== Segment start ==

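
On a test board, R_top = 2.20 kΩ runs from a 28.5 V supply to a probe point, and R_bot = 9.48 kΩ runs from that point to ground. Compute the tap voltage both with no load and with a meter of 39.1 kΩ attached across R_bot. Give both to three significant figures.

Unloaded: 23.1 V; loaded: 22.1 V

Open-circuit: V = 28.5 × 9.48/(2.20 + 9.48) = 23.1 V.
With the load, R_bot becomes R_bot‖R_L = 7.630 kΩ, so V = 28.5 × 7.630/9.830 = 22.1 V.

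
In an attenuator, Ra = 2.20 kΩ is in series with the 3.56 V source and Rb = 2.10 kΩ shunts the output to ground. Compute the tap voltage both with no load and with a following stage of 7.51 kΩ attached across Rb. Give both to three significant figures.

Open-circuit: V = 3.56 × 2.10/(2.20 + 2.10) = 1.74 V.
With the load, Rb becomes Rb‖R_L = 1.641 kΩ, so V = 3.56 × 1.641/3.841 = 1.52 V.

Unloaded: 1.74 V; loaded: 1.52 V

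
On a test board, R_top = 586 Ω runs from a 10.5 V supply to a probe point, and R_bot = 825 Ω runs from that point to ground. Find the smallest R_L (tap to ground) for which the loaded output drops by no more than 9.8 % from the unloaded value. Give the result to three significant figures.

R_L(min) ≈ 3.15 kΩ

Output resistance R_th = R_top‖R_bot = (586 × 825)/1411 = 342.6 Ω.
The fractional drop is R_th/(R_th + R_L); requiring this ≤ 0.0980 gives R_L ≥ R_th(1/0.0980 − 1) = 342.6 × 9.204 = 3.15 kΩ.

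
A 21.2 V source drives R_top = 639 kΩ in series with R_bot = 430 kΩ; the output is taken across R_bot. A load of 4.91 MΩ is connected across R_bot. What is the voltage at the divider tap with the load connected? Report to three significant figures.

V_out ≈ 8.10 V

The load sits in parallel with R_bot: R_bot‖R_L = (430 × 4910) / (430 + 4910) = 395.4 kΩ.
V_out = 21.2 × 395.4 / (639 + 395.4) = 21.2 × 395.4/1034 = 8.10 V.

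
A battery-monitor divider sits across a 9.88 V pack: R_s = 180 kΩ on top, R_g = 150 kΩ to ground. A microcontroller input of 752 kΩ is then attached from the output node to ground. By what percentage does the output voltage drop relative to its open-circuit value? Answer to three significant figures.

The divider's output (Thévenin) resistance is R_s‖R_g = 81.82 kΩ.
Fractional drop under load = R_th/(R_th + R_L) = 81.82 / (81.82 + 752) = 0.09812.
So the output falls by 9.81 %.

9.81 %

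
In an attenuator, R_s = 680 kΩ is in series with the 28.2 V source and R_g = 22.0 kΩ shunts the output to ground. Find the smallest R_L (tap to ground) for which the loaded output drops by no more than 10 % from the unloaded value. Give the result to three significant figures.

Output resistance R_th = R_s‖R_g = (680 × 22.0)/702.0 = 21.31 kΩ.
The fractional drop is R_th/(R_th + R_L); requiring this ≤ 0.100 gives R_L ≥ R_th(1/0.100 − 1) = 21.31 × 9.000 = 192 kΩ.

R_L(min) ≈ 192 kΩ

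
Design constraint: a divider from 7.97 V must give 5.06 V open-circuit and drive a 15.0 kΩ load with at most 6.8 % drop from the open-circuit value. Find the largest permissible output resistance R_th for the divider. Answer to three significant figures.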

== Segment end ==
== Segment start ==

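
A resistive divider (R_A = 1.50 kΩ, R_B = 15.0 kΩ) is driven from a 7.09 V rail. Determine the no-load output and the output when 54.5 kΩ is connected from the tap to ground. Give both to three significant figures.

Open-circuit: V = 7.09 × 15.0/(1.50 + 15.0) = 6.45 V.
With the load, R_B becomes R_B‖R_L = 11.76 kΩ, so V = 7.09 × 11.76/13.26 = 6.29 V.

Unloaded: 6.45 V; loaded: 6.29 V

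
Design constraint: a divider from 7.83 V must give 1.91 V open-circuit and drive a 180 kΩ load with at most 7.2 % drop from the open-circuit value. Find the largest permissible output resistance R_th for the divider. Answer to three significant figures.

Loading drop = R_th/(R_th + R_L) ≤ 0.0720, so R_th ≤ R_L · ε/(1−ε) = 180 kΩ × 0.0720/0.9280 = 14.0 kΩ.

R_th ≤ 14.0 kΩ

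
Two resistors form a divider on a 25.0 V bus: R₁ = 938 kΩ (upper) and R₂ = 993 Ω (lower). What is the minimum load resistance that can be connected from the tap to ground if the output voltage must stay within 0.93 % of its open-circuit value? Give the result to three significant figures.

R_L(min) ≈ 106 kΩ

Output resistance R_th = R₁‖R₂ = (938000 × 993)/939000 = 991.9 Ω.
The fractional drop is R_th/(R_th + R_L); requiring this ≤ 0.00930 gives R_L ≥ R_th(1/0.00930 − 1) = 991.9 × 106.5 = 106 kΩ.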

== Segment end ==
== Segment start ==

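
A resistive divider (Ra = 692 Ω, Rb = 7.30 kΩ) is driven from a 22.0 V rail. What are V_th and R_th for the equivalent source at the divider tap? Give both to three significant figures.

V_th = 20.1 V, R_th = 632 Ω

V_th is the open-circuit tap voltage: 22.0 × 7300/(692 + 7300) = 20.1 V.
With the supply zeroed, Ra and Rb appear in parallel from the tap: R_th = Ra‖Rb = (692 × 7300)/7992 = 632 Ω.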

== Segment end ==

What you give back should be only the lines of the records above, starting at the line with "On a test board, R_top = 586" and ending at the line with "Design constraint: a divider from 7.97", restated word for word.

▶ Answer box:
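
On a test board, R_top = 586 Ω runs from a 10.5 V supply to a probe point, and R_bot = 825 Ω runs from that point to ground. Find the smallest R_L (tap to ground) for which the loaded output drops by no more than 9.8 % from the unloaded value. Give the result to three significant figures.

R_L(min) ≈ 3.15 kΩ

Output resistance R_th = R_top‖R_bot = (586 × 825)/1411 = 342.6 Ω.
The fractional drop is R_th/(R_th + R_L); requiring this ≤ 0.0980 gives R_L ≥ R_th(1/0.0980 − 1) = 342.6 × 9.204 = 3.15 kΩ.

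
A 21.2 V source drives R_top = 639 kΩ in series with R_bot = 430 kΩ; the output is taken across R_bot. A load of 4.91 MΩ is connected across R_bot. What is the voltage at the divider tap with the load connected? Report to three significant figures.

V_out ≈ 8.10 V

The load sits in parallel with R_bot: R_bot‖R_L = (430 × 4910) / (430 + 4910) = 395.4 kΩ.
V_out = 21.2 × 395.4 / (639 + 395.4) = 21.2 × 395.4/1034 = 8.10 V.

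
A battery-monitor divider sits across a 9.88 V pack: R_s = 180 kΩ on top, R_g = 150 kΩ to ground. A microcontroller input of 752 kΩ is then attached from the output node to ground. By what percentage does the output voltage drop relative to its open-circuit value? Answer to three significant figures.

The divider's output (Thévenin) resistance is R_s‖R_g = 81.82 kΩ.
Fractional drop under load = R_th/(R_th + R_L) = 81.82 / (81.82 + 752) = 0.09812.
So the output falls by 9.81 %.

9.81 %

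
In an attenuator, R_s = 680 kΩ is in series with the 28.2 V source and R_g = 22.0 kΩ shunts the output to ground. Find the smallest R_L (tap to ground) for which the loaded output drops by no more than 10 % from the unloaded value. Give the result to three significant figures.

Output resistance R_th = R_s‖R_g = (680 × 22.0)/702.0 = 21.31 kΩ.
The fractional drop is R_th/(R_th + R_L); requiring this ≤ 0.100 gives R_L ≥ R_th(1/0.100 − 1) = 21.31 × 9.000 = 192 kΩ.

R_L(min) ≈ 192 kΩ

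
Design constraint: a divider from 7.97 V must give 5.06 V open-circuit and drive a 15.0 kΩ load with at most 6.8 % drop from the open-circuit value. Find the largest permissible output resistance R_th for the divider. Answer to three significant figures.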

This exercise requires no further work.